= The task =
Return the lines below exactly, starting with the line that contains "The three vertices of a triangle" and stopping after the last line.

= Records for the exercise =

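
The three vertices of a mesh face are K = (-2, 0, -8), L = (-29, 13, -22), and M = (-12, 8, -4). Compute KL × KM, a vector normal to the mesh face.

(164, 248, -86)

KL = (-27, 13, -14)
KM = (-10, 8, 4)
i: 13·4 - (-14)·8 = 52 - (-112) = 164
j: (-14)·(-10) - (-27)·4 = 140 - (-108) = 248
k: (-27)·8 - 13·(-10) = -216 - (-130) = -86
KL × KM = (164, 248, -86)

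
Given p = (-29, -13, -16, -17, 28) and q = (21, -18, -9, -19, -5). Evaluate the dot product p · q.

p · q = (-29)·21 + (-13)·(-18) + (-16)·(-9) + (-17)·(-19) + 28·(-5) = -609 + 234 + 144 + 323 - 140 = -48

-48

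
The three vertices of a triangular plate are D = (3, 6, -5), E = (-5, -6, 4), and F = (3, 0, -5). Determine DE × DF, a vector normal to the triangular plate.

(54, 0, 48)

DE = (-8, -12, 9)
DF = (0, -6, 0)
i: (-12)·0 - 9·(-6) = 0 - (-54) = 54
j: 9·0 - (-8)·0 = 0 - 0 = 0
k: (-8)·(-6) - (-12)·0 = 48 - 0 = 48
DE × DF = (54, 0, 48)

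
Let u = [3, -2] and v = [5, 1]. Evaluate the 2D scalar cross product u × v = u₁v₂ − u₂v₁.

3·1 - (-2)·5 = 3 - (-10) = 13

13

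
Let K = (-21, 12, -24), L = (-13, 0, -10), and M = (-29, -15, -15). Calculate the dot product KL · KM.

KL = L − K = (8, -12, 14)
KM = M − K = (-8, -27, 9)
KL · KM = 8·(-8) + (-12)·(-27) + 14·9 = -64 + 324 + 126 = 386

386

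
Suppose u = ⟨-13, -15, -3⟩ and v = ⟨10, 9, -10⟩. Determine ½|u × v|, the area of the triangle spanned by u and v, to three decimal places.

i: (-15)·(-10) - (-3)·9 = 150 - (-27) = 177
j: (-3)·10 - (-13)·(-10) = -30 - 130 = -160
k: (-13)·9 - (-15)·10 = -117 - (-150) = 33
u × v = (177, -160, 33)
|u × v| = √(177² + (-160)² + 33²) = √58018 ≈ 240.8693
area = ½ · 240.8693 ≈ 120.435

120.435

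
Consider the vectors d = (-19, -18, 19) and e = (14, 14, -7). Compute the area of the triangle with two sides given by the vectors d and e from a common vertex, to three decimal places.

i: (-18)·(-7) - 19·14 = 126 - 266 = -140
j: 19·14 - (-19)·(-7) = 266 - 133 = 133
k: (-19)·14 - (-18)·14 = -266 - (-252) = -14
d × e = (-140, 133, -14)
|d × e| = √((-140)² + 133² + (-14)²) = √37485 ≈ 193.6104
area = ½ · 193.6104 ≈ 96.805

96.805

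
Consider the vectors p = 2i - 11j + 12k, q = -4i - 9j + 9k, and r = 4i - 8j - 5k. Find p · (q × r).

874

q × r:
i: (-9)·(-5) - 9·(-8) = 45 - (-72) = 117
j: 9·4 - (-4)·(-5) = 36 - 20 = 16
k: (-4)·(-8) - (-9)·4 = 32 - (-36) = 68
q × r = (117, 16, 68)
p · (q × r) = 2·117 + (-11)·16 + 12·68 = 234 - 176 + 816 = 874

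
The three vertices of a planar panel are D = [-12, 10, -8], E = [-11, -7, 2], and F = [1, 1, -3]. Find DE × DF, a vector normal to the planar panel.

(5, 125, 212)

DE = (1, -17, 10)
DF = (13, -9, 5)
i: (-17)·5 - 10·(-9) = -85 - (-90) = 5
j: 10·13 - 1·5 = 130 - 5 = 125
k: 1·(-9) - (-17)·13 = -9 - (-221) = 212
DE × DF = (5, 125, 212)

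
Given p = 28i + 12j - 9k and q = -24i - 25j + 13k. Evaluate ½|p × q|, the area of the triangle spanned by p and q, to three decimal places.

i: 12·13 - (-9)·(-25) = 156 - 225 = -69
j: (-9)·(-24) - 28·13 = 216 - 364 = -148
k: 28·(-25) - 12·(-24) = -700 - (-288) = -412
p × q = (-69, -148, -412)
|p × q| = √((-69)² + (-148)² + (-412)²) = √196409 ≈ 443.1806
area = ½ · 443.1806 ≈ 221.590

221.590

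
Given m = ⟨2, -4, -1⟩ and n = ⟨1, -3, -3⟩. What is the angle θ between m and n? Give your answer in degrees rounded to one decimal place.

31.7

m · n = 2·1 + (-4)·(-3) + (-1)·(-3) = 2 + 12 + 3 = 17
|m|² = 4 + 16 + 1 = 21,  |m| = √21 ≈ 4.582576
|n|² = 1 + 9 + 9 = 19,  |n| = √19 ≈ 4.358899
cos θ = 17 / (4.582576 · 4.358899) ≈ 0.85106
θ = arccos(0.85106) ≈ 31.7°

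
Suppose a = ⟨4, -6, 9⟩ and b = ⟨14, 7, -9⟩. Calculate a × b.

(-9, 162, 112)

i: (-6)·(-9) - 9·7 = 54 - 63 = -9
j: 9·14 - 4·(-9) = 126 - (-36) = 162
k: 4·7 - (-6)·14 = 28 - (-84) = 112
a × b = (-9, 162, 112)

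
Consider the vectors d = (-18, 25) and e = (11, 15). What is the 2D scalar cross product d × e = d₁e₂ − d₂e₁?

-545

(-18)·15 - 25·11 = -270 - 275 = -545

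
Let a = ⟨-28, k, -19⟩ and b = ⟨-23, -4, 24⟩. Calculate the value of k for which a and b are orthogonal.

a · b = (-28)·(-23) + k·(-4) + (-19)·24 = 188 - 4k
Set equal to 0: -4k = -188, so k = 47.

47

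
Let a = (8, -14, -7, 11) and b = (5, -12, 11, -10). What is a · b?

21

a · b = 8·5 + (-14)·(-12) + (-7)·11 + 11·(-10) = 40 + 168 - 77 - 110 = 21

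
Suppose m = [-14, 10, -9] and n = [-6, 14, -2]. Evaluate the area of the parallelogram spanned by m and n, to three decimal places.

i: 10·(-2) - (-9)·14 = -20 - (-126) = 106
j: (-9)·(-6) - (-14)·(-2) = 54 - 28 = 26
k: (-14)·14 - 10·(-6) = -196 - (-60) = -136
m × n = (106, 26, -136)
|m × n| = √(106² + 26² + (-136)²) = √30408 ≈ 174.3789

174.379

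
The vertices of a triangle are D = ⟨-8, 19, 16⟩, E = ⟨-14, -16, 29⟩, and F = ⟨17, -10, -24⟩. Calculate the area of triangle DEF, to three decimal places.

DE = (-6, -35, 13),  DF = (25, -29, -40)
i: (-35)·(-40) - 13·(-29) = 1400 - (-377) = 1777
j: 13·25 - (-6)·(-40) = 325 - 240 = 85
k: (-6)·(-29) - (-35)·25 = 174 - (-875) = 1049
DE × DF = (1777, 85, 1049)
|DE × DF| = √4265355 ≈ 2065.2736
area = ½ · 2065.2736 ≈ 1032.637

1032.637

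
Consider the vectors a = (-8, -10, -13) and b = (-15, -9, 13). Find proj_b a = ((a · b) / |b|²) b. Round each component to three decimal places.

(-1.295, -0.777, 1.122)

a · b = (-8)·(-15) + (-10)·(-9) + (-13)·13 = 120 + 90 - 169 = 41
|b|² = 225 + 81 + 169 = 475
proj_b a = (41/475) · (-15, -9, 13) ≈ (-1.295, -0.777, 1.122)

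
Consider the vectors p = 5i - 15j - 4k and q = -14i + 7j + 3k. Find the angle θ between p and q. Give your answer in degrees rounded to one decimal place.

136.0

p · q = 5·(-14) + (-15)·7 + (-4)·3 = -70 - 105 - 12 = -187
|p|² = 25 + 225 + 16 = 266,  |p| = √266 ≈ 16.309506
|q|² = 196 + 49 + 9 = 254,  |q| = √254 ≈ 15.937377
cos θ = -187 / (16.309506 · 15.937377) ≈ -0.71942
θ = arccos(-0.71942) ≈ 136.0°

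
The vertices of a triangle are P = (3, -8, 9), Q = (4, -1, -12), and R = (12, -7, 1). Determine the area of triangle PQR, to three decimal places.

PQ = (1, 7, -21),  PR = (9, 1, -8)
i: 7·(-8) - (-21)·1 = -56 - (-21) = -35
j: (-21)·9 - 1·(-8) = -189 - (-8) = -181
k: 1·1 - 7·9 = 1 - 63 = -62
PQ × PR = (-35, -181, -62)
|PQ × PR| = √37830 ≈ 194.4994
area = ½ · 194.4994 ≈ 97.250

97.250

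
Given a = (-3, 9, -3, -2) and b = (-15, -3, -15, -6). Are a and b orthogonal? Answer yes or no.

a · b = (-3)·(-15) + 9·(-3) + (-3)·(-15) + (-2)·(-6) = 45 - 27 + 45 + 12 = 75
Nonzero, so the vectors are not orthogonal.

no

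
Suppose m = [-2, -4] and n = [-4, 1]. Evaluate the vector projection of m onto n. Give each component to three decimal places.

m · n = (-2)·(-4) + (-4)·1 = 8 - 4 = 4
|n|² = 16 + 1 = 17
proj_n m = (4/17) · (-4, 1) ≈ (-0.941, 0.235)

(-0.941, 0.235)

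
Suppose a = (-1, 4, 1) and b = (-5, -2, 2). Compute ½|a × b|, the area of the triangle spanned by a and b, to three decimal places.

i: 4·2 - 1·(-2) = 8 - (-2) = 10
j: 1·(-5) - (-1)·2 = -5 - (-2) = -3
k: (-1)·(-2) - 4·(-5) = 2 - (-20) = 22
a × b = (10, -3, 22)
|a × b| = √(10² + (-3)² + 22²) = √593 ≈ 24.3516
area = ½ · 24.3516 ≈ 12.176

12.176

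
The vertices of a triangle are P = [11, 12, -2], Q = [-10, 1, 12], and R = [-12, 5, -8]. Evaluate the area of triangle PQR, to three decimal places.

PQ = (-21, -11, 14),  PR = (-23, -7, -6)
i: (-11)·(-6) - 14·(-7) = 66 - (-98) = 164
j: 14·(-23) - (-21)·(-6) = -322 - 126 = -448
k: (-21)·(-7) - (-11)·(-23) = 147 - 253 = -106
PQ × PR = (164, -448, -106)
|PQ × PR| = √238836 ≈ 488.7085
area = ½ · 488.7085 ≈ 244.354

244.354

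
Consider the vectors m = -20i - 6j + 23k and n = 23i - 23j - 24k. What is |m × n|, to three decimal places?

i: (-6)·(-24) - 23·(-23) = 144 - (-529) = 673
j: 23·23 - (-20)·(-24) = 529 - 480 = 49
k: (-20)·(-23) - (-6)·23 = 460 - (-138) = 598
m × n = (673, 49, 598)
|m × n| = √(673² + 49² + 598²) = √812934 ≈ 901.6285

901.629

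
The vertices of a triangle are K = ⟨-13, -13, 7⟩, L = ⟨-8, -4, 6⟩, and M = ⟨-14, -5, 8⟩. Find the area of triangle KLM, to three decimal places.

KL = (5, 9, -1),  KM = (-1, 8, 1)
i: 9·1 - (-1)·8 = 9 - (-8) = 17
j: (-1)·(-1) - 5·1 = 1 - 5 = -4
k: 5·8 - 9·(-1) = 40 - (-9) = 49
KL × KM = (17, -4, 49)
|KL × KM| = √2706 ≈ 52.0192
area = ½ · 52.0192 ≈ 26.010

26.010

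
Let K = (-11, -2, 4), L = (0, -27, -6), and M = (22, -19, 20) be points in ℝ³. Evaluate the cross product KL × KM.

KL = (11, -25, -10)
KM = (33, -17, 16)
i: (-25)·16 - (-10)·(-17) = -400 - 170 = -570
j: (-10)·33 - 11·16 = -330 - 176 = -506
k: 11·(-17) - (-25)·33 = -187 - (-825) = 638
KL × KM = (-570, -506, 638)

(-570, -506, 638)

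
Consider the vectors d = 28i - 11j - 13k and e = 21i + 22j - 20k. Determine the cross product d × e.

i: (-11)·(-20) - (-13)·22 = 220 - (-286) = 506
j: (-13)·21 - 28·(-20) = -273 - (-560) = 287
k: 28·22 - (-11)·21 = 616 - (-231) = 847
d × e = (506, 287, 847)

(506, 287, 847)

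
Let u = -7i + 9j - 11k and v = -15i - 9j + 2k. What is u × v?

(-81, 179, 198)

i: 9·2 - (-11)·(-9) = 18 - 99 = -81
j: (-11)·(-15) - (-7)·2 = 165 - (-14) = 179
k: (-7)·(-9) - 9·(-15) = 63 - (-135) = 198
u × v = (-81, 179, 198)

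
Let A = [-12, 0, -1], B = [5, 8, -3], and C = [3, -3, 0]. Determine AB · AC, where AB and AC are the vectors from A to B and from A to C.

AB = B − A = (17, 8, -2)
AC = C − A = (15, -3, 1)
AB · AC = 17·15 + 8·(-3) + (-2)·1 = 255 - 24 - 2 = 229

229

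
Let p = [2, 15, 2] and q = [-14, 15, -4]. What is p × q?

i: 15·(-4) - 2·15 = -60 - 30 = -90
j: 2·(-14) - 2·(-4) = -28 - (-8) = -20
k: 2·15 - 15·(-14) = 30 - (-210) = 240
p × q = (-90, -20, 240)

(-90, -20, 240)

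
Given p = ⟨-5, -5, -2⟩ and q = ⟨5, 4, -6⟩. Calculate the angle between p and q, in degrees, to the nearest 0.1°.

p · q = (-5)·5 + (-5)·4 + (-2)·(-6) = -25 - 20 + 12 = -33
|p|² = 25 + 25 + 4 = 54,  |p| = √54 ≈ 7.348469
|q|² = 25 + 16 + 36 = 77,  |q| = √77 ≈ 8.774964
cos θ = -33 / (7.348469 · 8.774964) ≈ -0.51177
θ = arccos(-0.51177) ≈ 120.8°

120.8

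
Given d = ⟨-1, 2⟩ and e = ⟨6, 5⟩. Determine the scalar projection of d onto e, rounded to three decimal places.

0.512

d · e = (-1)·6 + 2·5 = -6 + 10 = 4
|e| = √(36 + 25) = √61 ≈ 7.8102
comp_e d = 4 / √61 ≈ 0.512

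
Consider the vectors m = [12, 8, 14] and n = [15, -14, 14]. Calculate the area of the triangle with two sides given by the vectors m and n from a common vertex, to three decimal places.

211.880

i: 8·14 - 14·(-14) = 112 - (-196) = 308
j: 14·15 - 12·14 = 210 - 168 = 42
k: 12·(-14) - 8·15 = -168 - 120 = -288
m × n = (308, 42, -288)
|m × n| = √(308² + 42² + (-288)²) = √179572 ≈ 423.7594
area = ½ · 423.7594 ≈ 211.880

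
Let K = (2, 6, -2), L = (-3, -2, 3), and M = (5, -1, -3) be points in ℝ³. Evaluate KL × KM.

KL = (-5, -8, 5)
KM = (3, -7, -1)
i: (-8)·(-1) - 5·(-7) = 8 - (-35) = 43
j: 5·3 - (-5)·(-1) = 15 - 5 = 10
k: (-5)·(-7) - (-8)·3 = 35 - (-24) = 59
KL × KM = (43, 10, 59)

(43, 10, 59)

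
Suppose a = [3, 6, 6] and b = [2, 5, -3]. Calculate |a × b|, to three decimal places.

i: 6·(-3) - 6·5 = -18 - 30 = -48
j: 6·2 - 3·(-3) = 12 - (-9) = 21
k: 3·5 - 6·2 = 15 - 12 = 3
a × b = (-48, 21, 3)
|a × b| = √((-48)² + 21² + 3²) = √2754 ≈ 52.4786

52.479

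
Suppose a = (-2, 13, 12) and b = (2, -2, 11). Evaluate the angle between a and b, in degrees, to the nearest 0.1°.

a · b = (-2)·2 + 13·(-2) + 12·11 = -4 - 26 + 132 = 102
|a|² = 4 + 169 + 144 = 317,  |a| = √317 ≈ 17.804494
|b|² = 4 + 4 + 121 = 129,  |b| = √129 ≈ 11.357817
cos θ = 102 / (17.804494 · 11.357817) ≈ 0.50440
θ = arccos(0.50440) ≈ 59.7°

59.7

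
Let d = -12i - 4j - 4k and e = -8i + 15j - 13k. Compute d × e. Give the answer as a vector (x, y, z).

i: (-4)·(-13) - (-4)·15 = 52 - (-60) = 112
j: (-4)·(-8) - (-12)·(-13) = 32 - 156 = -124
k: (-12)·15 - (-4)·(-8) = -180 - 32 = -212
d × e = (112, -124, -212)

(112, -124, -212)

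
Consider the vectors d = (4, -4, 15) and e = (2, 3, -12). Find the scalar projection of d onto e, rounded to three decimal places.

-14.685

d · e = 4·2 + (-4)·3 + 15·(-12) = 8 - 12 - 180 = -184
|e| = √(4 + 9 + 144) = √157 ≈ 12.5300
comp_e d = -184 / √157 ≈ -14.685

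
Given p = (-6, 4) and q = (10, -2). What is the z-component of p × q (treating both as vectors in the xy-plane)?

-28

(-6)·(-2) - 4·10 = 12 - 40 = -28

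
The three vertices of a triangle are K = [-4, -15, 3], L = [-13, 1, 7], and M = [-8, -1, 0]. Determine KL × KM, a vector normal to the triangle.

(-104, -43, -62)

KL = (-9, 16, 4)
KM = (-4, 14, -3)
i: 16·(-3) - 4·14 = -48 - 56 = -104
j: 4·(-4) - (-9)·(-3) = -16 - 27 = -43
k: (-9)·14 - 16·(-4) = -126 - (-64) = -62
KL × KM = (-104, -43, -62)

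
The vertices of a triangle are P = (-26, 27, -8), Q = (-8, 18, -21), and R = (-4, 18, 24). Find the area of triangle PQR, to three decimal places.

PQ = (18, -9, -13),  PR = (22, -9, 32)
i: (-9)·32 - (-13)·(-9) = -288 - 117 = -405
j: (-13)·22 - 18·32 = -286 - 576 = -862
k: 18·(-9) - (-9)·22 = -162 - (-198) = 36
PQ × PR = (-405, -862, 36)
|PQ × PR| = √908365 ≈ 953.0818
area = ½ · 953.0818 ≈ 476.541

476.541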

= Result of this exercise =
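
The three vertices of a triangle are K = [-4, -15, 3], L = [-13, 1, 7], and M = [-8, -1, 0]. Determine KL × KM, a vector normal to the triangle.

(-104, -43, -62)

KL = (-9, 16, 4)
KM = (-4, 14, -3)
i: 16·(-3) - 4·14 = -48 - 56 = -104
j: 4·(-4) - (-9)·(-3) = -16 - 27 = -43
k: (-9)·14 - 16·(-4) = -126 - (-64) = -62
KL × KM = (-104, -43, -62)

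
The vertices of a triangle are P = (-26, 27, -8), Q = (-8, 18, -21), and R = (-4, 18, 24). Find the area of triangle PQR, to three decimal places.

PQ = (18, -9, -13),  PR = (22, -9, 32)
i: (-9)·32 - (-13)·(-9) = -288 - 117 = -405
j: (-13)·22 - 18·32 = -286 - 576 = -862
k: 18·(-9) - (-9)·22 = -162 - (-198) = 36
PQ × PR = (-405, -862, 36)
|PQ × PR| = √908365 ≈ 953.0818
area = ½ · 953.0818 ≈ 476.541

476.541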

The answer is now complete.